Your instructions:
Exactly the line with "The prior probability that the sample" and the lines that follow it, through the closing line of the entries, should be restated, with nothing left out or added.

Data entries:
*** Block opens ***

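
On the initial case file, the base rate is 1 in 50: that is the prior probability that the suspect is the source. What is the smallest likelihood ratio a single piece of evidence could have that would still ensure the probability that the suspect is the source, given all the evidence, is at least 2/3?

Prior odds = 0.02/0.98 = 1/49.
Target odds = (2/3)/(1/3) = 2.
Required Bayes factor = 2 ÷ (1/49) = 98.

98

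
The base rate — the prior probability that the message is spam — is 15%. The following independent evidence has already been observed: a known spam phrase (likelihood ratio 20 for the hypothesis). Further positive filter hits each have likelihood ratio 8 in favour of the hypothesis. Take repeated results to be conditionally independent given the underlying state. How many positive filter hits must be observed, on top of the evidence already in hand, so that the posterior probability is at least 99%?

2

Prior odds = 0.15/0.85 = 3/17.
Bayes factor of the evidence already in hand = 20.
Odds after that evidence = (3/17) × 20 = 60/17.
Target odds = 0.99/0.01 = 99.
Need 8ⁿ ≥ 99 ÷ (60/17) = 28.05.
8¹ = 8 falls short of 28.05 but 8² = 64 reaches it, so n = 2.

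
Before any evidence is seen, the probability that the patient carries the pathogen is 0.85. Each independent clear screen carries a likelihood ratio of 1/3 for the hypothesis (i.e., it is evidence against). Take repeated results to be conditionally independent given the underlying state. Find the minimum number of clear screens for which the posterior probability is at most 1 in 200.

7

Prior odds: 0.85 ÷ 0.15 = 17/3.
Likelihood ratio per clear screen = 1/3.
Target odds: 0.005 ÷ 0.995 = 1/199.
Require (1/3)ⁿ ≤ 1/199 ÷ (17/3) = 3/3383.
(1/3)⁶ = 1/729 is still above 3/3383 but (1/3)⁷ = 1/2187 is at or below it, so n = 7.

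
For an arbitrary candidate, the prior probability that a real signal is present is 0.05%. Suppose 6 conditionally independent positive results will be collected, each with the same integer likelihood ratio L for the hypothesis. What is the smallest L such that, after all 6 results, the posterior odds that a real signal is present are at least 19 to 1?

6

Prior odds = 0.0005/0.9995 = 1/1999.
Target odds = 19.
Need L⁶ ≥ 19 ÷ (1/1999) = 37981.
5⁶ = 15625 < 37981 ≤ 46656 = 6⁶, so L = 6.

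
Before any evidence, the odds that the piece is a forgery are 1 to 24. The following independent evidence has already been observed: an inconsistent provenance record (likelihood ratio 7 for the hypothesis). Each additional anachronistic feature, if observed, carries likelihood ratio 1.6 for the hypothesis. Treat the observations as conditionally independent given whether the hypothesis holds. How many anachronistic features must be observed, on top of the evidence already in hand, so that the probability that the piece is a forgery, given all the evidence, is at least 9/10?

8

Prior odds = 1/24.
Bayes factor of the evidence already in hand = 7.
Odds after that evidence = (1/24) × 7 = 7/24.
Target odds = 0.9/0.1 = 9.
Need 1.6ⁿ ≥ 9 ÷ (7/24) = 216/7.
1.6⁷ = 2097152/78125 falls short of 216/7 but 1.6⁸ = 16777216/390625 reaches it, so n = 8.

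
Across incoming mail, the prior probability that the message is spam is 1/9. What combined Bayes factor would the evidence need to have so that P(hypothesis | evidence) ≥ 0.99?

Prior odds = (1/9)/(8/9) = 0.125.
Target odds = 0.99/0.01 = 99.
Required Bayes factor = 99 ÷ 0.125 = 792.

792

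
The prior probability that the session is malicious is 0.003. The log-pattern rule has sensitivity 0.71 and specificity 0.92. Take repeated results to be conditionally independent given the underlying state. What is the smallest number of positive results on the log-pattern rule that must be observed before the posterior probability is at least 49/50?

Prior odds: 0.003 ÷ 0.997 = 3/997.
False-positive rate = 1 − 0.92 = 0.08; likelihood ratio of a positive = 0.71/0.08 = 8.875.
Target odds: 0.98 ÷ 0.02 = 49.
Need (3/997) × 8.875ⁿ ≥ 49, i.e. 8.875ⁿ ≥ 48853/3.
8.875⁴ = 25411681/4096 falls short of 48853/3 but 8.875⁵ ≈55060.7 reaches it, so n = 5.

5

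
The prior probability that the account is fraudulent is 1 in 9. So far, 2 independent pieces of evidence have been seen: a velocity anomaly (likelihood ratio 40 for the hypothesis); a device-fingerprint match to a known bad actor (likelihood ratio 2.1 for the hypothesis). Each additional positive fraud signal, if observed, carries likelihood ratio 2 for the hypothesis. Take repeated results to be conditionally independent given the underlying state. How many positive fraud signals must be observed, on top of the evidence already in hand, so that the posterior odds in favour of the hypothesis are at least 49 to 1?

Prior odds = (1/9)/(8/9) = 0.125.
Combined Bayes factor of the evidence already in hand = 40 × 2.1 = 84.
Odds after that evidence = 0.125 × 84 = 10.5.
Target odds = 49.
Need 2ⁿ ≥ 49 ÷ 10.5 = 14/3.
2² = 4 falls short of 14/3 but 2³ = 8 reaches it, so n = 3.

3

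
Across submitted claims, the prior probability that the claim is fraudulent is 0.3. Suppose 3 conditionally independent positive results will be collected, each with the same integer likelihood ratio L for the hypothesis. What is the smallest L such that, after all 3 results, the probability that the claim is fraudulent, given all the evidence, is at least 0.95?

Prior odds = 0.3/0.7 = 3/7.
Target odds = 0.95/0.05 = 19.
Need L³ ≥ 19 ÷ (3/7) = 133/3.
3³ = 27 < 133/3 ≤ 64 = 4³, so L = 4.

4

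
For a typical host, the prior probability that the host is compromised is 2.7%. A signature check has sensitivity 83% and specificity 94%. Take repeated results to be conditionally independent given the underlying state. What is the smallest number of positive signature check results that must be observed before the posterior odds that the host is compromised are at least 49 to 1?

3

Prior odds = 0.027/0.973 = 27/973.
False-positive rate = 1 − 0.94 = 0.06; likelihood ratio of a positive = 0.83/0.06 = 83/6.
Target odds = 49.
Require (83/6)ⁿ ≥ 49 ÷ (27/973) = 47677/27.
(83/6)² = 6889/36 falls short of 47677/27 but (83/6)³ = 571787/216 reaches it, so n = 3.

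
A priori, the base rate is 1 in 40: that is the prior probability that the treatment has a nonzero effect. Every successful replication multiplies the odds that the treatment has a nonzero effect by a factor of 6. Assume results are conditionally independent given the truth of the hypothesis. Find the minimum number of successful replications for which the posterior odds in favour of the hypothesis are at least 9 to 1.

Prior odds = 0.025/0.975 = 1/39.
Likelihood ratio per successful replication = 6.
Target odds = 9.
Need (1/39) × 6ⁿ ≥ 9, i.e. 6ⁿ ≥ 351.
6³ = 216 falls short of 351 but 6⁴ = 1296 reaches it, so n = 4.

4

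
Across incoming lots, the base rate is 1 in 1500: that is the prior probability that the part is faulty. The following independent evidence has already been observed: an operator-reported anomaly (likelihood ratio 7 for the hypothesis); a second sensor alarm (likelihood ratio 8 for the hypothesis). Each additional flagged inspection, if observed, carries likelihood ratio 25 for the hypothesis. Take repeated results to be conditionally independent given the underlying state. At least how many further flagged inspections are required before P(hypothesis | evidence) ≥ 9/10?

2

Prior odds = (1/1500)/(1499/1500) = 1/1499.
Combined Bayes factor of the evidence already in hand = 7 × 8 = 56.
Odds after that evidence = (1/1499) × 56 = 56/1499.
Target odds = 0.9/0.1 = 9.
Need 25ⁿ ≥ 9 ÷ (56/1499) = 13491/56.
25¹ = 25 falls short of 13491/56 but 25² = 625 reaches it, so n = 2.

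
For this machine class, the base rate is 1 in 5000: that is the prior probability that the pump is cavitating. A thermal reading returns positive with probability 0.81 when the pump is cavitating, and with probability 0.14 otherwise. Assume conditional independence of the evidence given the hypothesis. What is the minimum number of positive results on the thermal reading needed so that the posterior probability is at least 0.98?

Prior odds = 0.0002/0.9998 = 1/4999.
Likelihood ratio of a positive result = 0.81/0.14 = 81/14.
Target odds: 0.98 ÷ 0.02 = 49.
Need (1/4999) × (81/14)ⁿ ≥ 49, i.e. (81/14)ⁿ ≥ 244951.
(81/14)⁷ ≈217020 falls short of 244951 but (81/14)⁸ ≈1.25561e+06 reaches it, so n = 8.

8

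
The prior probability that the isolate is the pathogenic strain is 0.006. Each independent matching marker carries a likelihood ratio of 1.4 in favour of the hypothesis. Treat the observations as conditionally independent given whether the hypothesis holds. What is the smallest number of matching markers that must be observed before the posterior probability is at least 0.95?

Prior odds: 0.006 ÷ 0.994 = 3/497.
Likelihood ratio per matching marker = 1.4.
Target posterior odds = 0.95/0.05 = 19.
Need (3/497) × 1.4ⁿ ≥ 19, i.e. 1.4ⁿ ≥ 9443/3.
1.4²³ ≈2295.86 falls short of 9443/3 but 1.4²⁴ ≈3214.2 reaches it, so n = 24.

24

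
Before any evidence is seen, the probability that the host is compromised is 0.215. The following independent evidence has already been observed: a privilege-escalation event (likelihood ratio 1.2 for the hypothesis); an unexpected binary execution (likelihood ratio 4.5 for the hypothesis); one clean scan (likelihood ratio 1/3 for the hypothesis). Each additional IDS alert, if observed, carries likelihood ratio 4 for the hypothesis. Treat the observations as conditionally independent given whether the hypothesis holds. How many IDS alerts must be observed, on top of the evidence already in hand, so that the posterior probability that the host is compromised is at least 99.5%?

5

Prior odds = 0.215/0.785 = 43/157.
Combined Bayes factor of the evidence already in hand = 1.2 × 4.5 × (1/3) = 1.8.
Odds after that evidence = (43/157) × 1.8 = 387/785.
Target odds = 0.995/0.005 = 199.
Need 4ⁿ ≥ 199 ÷ (387/785) = 156215/387.
4⁴ = 256 falls short of 156215/387 but 4⁵ = 1024 reaches it, so n = 5.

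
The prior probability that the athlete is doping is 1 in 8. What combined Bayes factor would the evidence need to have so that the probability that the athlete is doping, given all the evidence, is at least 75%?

21

Prior odds = 0.125/0.875 = 1/7.
Target odds = 0.75/0.25 = 3.
Required Bayes factor = 3 ÷ (1/7) = 21.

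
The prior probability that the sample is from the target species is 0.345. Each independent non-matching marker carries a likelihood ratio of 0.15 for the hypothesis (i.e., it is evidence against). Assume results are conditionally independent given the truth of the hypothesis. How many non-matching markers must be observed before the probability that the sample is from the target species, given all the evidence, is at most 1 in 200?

3

Prior odds: 0.345 ÷ 0.655 = 69/131.
Likelihood ratio per non-matching marker = 0.15.
Target odds: 0.005 ÷ 0.995 = 1/199.
Need (69/131) × 0.15ⁿ ≤ 1/199, i.e. 0.15ⁿ ≤ 131/13731.
0.15² = 0.0225 is still above 131/13731 but 0.15³ = 0.003375 is at or below it, so n = 3.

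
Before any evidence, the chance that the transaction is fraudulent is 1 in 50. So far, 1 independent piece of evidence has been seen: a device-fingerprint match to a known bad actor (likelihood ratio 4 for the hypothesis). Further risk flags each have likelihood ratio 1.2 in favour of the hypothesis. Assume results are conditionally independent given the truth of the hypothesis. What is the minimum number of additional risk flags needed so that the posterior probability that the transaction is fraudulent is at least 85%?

Prior odds = 0.02/0.98 = 1/49.
Bayes factor of the evidence already in hand = 4.
Odds after that evidence = (1/49) × 4 = 4/49.
Target odds = 0.85/0.15 = 17/3.
Need 1.2ⁿ ≥ 17/3 ÷ (4/49) = 833/12.
1.2²³ ≈66.2474 falls short of 833/12 but 1.2²⁴ ≈79.4968 reaches it, so n = 24.

24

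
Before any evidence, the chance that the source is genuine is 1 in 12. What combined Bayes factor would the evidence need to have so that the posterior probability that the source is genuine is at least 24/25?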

*** Block closes ***

Output for this exercise:
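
The prior probability that the sample is from the target species is 0.345. Each independent non-matching marker carries a likelihood ratio of 0.15 for the hypothesis (i.e., it is evidence against). Assume results are conditionally independent given the truth of the hypothesis. How many non-matching markers must be observed before the probability that the sample is from the target species, given all the evidence, is at most 1 in 200?

3

Prior odds: 0.345 ÷ 0.655 = 69/131.
Likelihood ratio per non-matching marker = 0.15.
Target odds: 0.005 ÷ 0.995 = 1/199.
Need (69/131) × 0.15ⁿ ≤ 1/199, i.e. 0.15ⁿ ≤ 131/13731.
0.15² = 0.0225 is still above 131/13731 but 0.15³ = 0.003375 is at or below it, so n = 3.

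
Before any evidence, the chance that the transaction is fraudulent is 1 in 50. So far, 1 independent piece of evidence has been seen: a device-fingerprint match to a known bad actor (likelihood ratio 4 for the hypothesis). Further risk flags each have likelihood ratio 1.2 in favour of the hypothesis. Assume results are conditionally independent given the truth of the hypothesis. What is the minimum number of additional risk flags needed so that the posterior probability that the transaction is fraudulent is at least 85%?

Prior odds = 0.02/0.98 = 1/49.
Bayes factor of the evidence already in hand = 4.
Odds after that evidence = (1/49) × 4 = 4/49.
Target odds = 0.85/0.15 = 17/3.
Need 1.2ⁿ ≥ 17/3 ÷ (4/49) = 833/12.
1.2²³ ≈66.2474 falls short of 833/12 but 1.2²⁴ ≈79.4968 reaches it, so n = 24.

24

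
Before any evidence, the chance that the source is genuine is 1 in 12. What combined Bayes factor would the evidence need to have so that the posterior probability that the source is genuine is at least 24/25?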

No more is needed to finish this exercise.